>>>

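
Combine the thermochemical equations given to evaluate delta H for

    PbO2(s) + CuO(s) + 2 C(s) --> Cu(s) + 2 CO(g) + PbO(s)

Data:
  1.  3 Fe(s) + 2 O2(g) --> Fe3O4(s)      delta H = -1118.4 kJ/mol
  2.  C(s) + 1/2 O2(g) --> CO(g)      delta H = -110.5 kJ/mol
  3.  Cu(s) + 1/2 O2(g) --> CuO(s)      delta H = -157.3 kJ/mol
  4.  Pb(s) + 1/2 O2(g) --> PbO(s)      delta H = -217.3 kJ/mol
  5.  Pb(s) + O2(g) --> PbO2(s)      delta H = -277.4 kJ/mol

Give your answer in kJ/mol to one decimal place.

delta H = -3.6 kJ/mol

eq. 1: not needed.
eq. 2 × 2: (2)·(-110.5) = -221.0 kJ/mol
eq. 3 reversed: +157.3 kJ/mol
eq. 4 as written: -217.3 kJ/mol
eq. 5 reversed: +277.4 kJ/mol
By Hess's law, delta H = (2)·(-110.5) + (-1)·(-157.3) + (1)·(-217.3) + (-1)·(-277.4) = -3.6 kJ/mol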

<<<

=== Work required ===
Above is a listing; print exactly its lines from the one with "H = -110.5 kJ/mol" through the one with "H = -277.4 kJ/mol", and no other lines.

=== Final answer ===
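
  2.  C(s) + 1/2 O2(g) --> CO(g)      delta H = -110.5 kJ/mol
  3.  Cu(s) + 1/2 O2(g) --> CuO(s)      delta H = -157.3 kJ/mol
  4.  Pb(s) + 1/2 O2(g) --> PbO(s)      delta H = -217.3 kJ/mol
  5.  Pb(s) + O2(g) --> PbO2(s)      delta H = -277.4 kJ/mol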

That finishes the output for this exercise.